= EXERCISE BRIEF =
Return each entry exactly, so that nothing in the data differs from the original.

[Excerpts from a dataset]

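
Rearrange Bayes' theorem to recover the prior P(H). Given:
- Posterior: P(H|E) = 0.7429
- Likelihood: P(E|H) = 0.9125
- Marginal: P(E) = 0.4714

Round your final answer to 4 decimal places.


From Bayes' theorem: P(H|E) = P(E|H) × P(H) / P(E)

Rearranging for P(H):
P(H) = P(H|E) × P(E) / P(E|H)
     = 0.7429 × 0.4714 / 0.9125
     = 0.35020306 / 0.9125
     = 0.3838


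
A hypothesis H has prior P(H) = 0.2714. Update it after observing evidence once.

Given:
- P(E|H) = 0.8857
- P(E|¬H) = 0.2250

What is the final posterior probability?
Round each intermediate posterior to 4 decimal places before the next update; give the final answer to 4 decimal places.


Sequential Bayesian updating:

Initial prior: P(H) = 0.2714

Update 1:
  P(E) = 0.8857 × 0.2714 + 0.2250 × 0.7286 = 0.24037898 + 0.16393500 = 0.40431398
  P(H|E) = 0.24037898 / 0.40431398 = 0.5945

Final posterior: 0.5945


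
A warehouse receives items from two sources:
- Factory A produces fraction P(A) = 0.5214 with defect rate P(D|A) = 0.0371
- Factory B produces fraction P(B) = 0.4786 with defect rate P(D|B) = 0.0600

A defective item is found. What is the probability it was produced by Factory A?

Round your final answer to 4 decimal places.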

= THE ANSWER =
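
Rearrange Bayes' theorem to recover the prior P(H). Given:
- Posterior: P(H|E) = 0.7429
- Likelihood: P(E|H) = 0.9125
- Marginal: P(E) = 0.4714

Round your final answer to 4 decimal places.


From Bayes' theorem: P(H|E) = P(E|H) × P(H) / P(E)

Rearranging for P(H):
P(H) = P(H|E) × P(E) / P(E|H)
     = 0.7429 × 0.4714 / 0.9125
     = 0.35020306 / 0.9125
     = 0.3838


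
A hypothesis H has prior P(H) = 0.2714. Update it after observing evidence once.

Given:
- P(E|H) = 0.8857
- P(E|¬H) = 0.2250

What is the final posterior probability?
Round each intermediate posterior to 4 decimal places before the next update; give the final answer to 4 decimal places.


Sequential Bayesian updating:

Initial prior: P(H) = 0.2714

Update 1:
  P(E) = 0.8857 × 0.2714 + 0.2250 × 0.7286 = 0.24037898 + 0.16393500 = 0.40431398
  P(H|E) = 0.24037898 / 0.40431398 = 0.5945

Final posterior: 0.5945


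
A warehouse receives items from two sources:
- Factory A produces fraction P(A) = 0.5214 with defect rate P(D|A) = 0.0371
- Factory B produces fraction P(B) = 0.4786 with defect rate P(D|B) = 0.0600

A defective item is found. What is the probability it was produced by Factory A?

Round your final answer to 4 decimal places.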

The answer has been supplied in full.